Data for this exercise: Begin
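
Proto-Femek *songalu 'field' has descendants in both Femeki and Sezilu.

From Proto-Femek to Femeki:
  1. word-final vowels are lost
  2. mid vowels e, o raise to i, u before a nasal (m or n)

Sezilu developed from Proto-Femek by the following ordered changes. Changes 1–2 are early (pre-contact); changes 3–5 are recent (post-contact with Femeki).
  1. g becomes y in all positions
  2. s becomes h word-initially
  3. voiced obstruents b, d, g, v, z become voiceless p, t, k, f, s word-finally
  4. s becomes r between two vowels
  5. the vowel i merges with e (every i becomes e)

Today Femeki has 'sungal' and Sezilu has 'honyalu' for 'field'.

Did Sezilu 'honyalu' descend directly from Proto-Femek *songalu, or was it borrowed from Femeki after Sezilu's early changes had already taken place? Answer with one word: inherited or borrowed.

If inherited, *songalu would pass through all of Sezilu's changes:
Sezilu: *songalu
  songalu → sonyalu   [unconditioned shift]
  sonyalu → honyalu   [debuccalisation]
  honyalu (rule 3 does not apply)
  honyalu (rule 4 does not apply)
  honyalu (rule 5 does not apply)
  giving Sezilu honyalu.
If borrowed from Femeki 'sungal' after the early changes, it would undergo only the recent ones:
  rule 3 (final devoicing): no change (sungal)
  rule 4 (rhotacism): no change (sungal)
  rule 5 (vowel merger): no change (sungal)
  ⇒ as a loan: sungal
Sezilu 'honyalu' matches the inherited outcome exactly, so it is an inherited cognate, not a loan.

inherited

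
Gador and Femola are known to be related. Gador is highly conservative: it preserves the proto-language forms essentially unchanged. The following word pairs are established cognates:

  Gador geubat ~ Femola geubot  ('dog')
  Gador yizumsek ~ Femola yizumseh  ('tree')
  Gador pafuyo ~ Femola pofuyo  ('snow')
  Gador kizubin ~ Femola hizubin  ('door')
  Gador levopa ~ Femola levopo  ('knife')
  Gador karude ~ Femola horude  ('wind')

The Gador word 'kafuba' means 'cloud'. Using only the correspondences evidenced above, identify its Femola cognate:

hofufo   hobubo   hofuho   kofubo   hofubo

hofubo

karude ~ horude — Gador k corresponds to Femola h word-initially before a back vowel.
pafuyo ~ pofuyo — Gador a corresponds to Femola o after a consonant, before a labial obstruent.
levopa ~ levopo — Gador a corresponds to Femola o word-finally.
Applying these to Gador 'kafuba':
  kafuba → hafuba   (k→h word-initially before a back vowel)
  hafuba → hofuba   (a→o after a consonant, before a labial obstruent)
  hofuba → hofubo   (a→o word-finally)
So the Femola cognate is 'hofubo'.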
Data for this exercise: End
■ **Work to complete**
Each record is to be repeated exactly.

■ **The completed task**
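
Proto-Femek *songalu 'field' has descendants in both Femeki and Sezilu.

From Proto-Femek to Femeki:
  1. word-final vowels are lost
  2. mid vowels e, o raise to i, u before a nasal (m or n)

Sezilu developed from Proto-Femek by the following ordered changes. Changes 1–2 are early (pre-contact); changes 3–5 are recent (post-contact with Femeki).
  1. g becomes y in all positions
  2. s becomes h word-initially
  3. voiced obstruents b, d, g, v, z become voiceless p, t, k, f, s word-finally
  4. s becomes r between two vowels
  5. the vowel i merges with e (every i becomes e)

Today Femeki has 'sungal' and Sezilu has 'honyalu' for 'field'.

Did Sezilu 'honyalu' descend directly from Proto-Femek *songalu, or was it borrowed from Femeki after Sezilu's early changes had already taken place? Answer with one word: inherited or borrowed.

If inherited, *songalu would pass through all of Sezilu's changes:
Sezilu: *songalu
  songalu → sonyalu   [unconditioned shift]
  sonyalu → honyalu   [debuccalisation]
  honyalu (rule 3 does not apply)
  honyalu (rule 4 does not apply)
  honyalu (rule 5 does not apply)
  giving Sezilu honyalu.
If borrowed from Femeki 'sungal' after the early changes, it would undergo only the recent ones:
  rule 3 (final devoicing): no change (sungal)
  rule 4 (rhotacism): no change (sungal)
  rule 5 (vowel merger): no change (sungal)
  ⇒ as a loan: sungal
Sezilu 'honyalu' matches the inherited outcome exactly, so it is an inherited cognate, not a loan.

inherited

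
Gador and Femola are known to be related. Gador is highly conservative: it preserves the proto-language forms essentially unchanged. The following word pairs are established cognates:

  Gador geubat ~ Femola geubot  ('dog')
  Gador yizumsek ~ Femola yizumseh  ('tree')
  Gador pafuyo ~ Femola pofuyo  ('snow')
  Gador kizubin ~ Femola hizubin  ('door')
  Gador levopa ~ Femola levopo  ('knife')
  Gador karude ~ Femola horude  ('wind')

The Gador word 'kafuba' means 'cloud'. Using only the correspondences evidenced above, identify its Femola cognate:

hofufo   hobubo   hofuho   kofubo   hofubo

hofubo

karude ~ horude — Gador k corresponds to Femola h word-initially before a back vowel.
pafuyo ~ pofuyo — Gador a corresponds to Femola o after a consonant, before a labial obstruent.
levopa ~ levopo — Gador a corresponds to Femola o word-finally.
Applying these to Gador 'kafuba':
  kafuba → hafuba   (k→h word-initially before a back vowel)
  hafuba → hofuba   (a→o after a consonant, before a labial obstruent)
  hofuba → hofubo   (a→o word-finally)
So the Femola cognate is 'hofubo'.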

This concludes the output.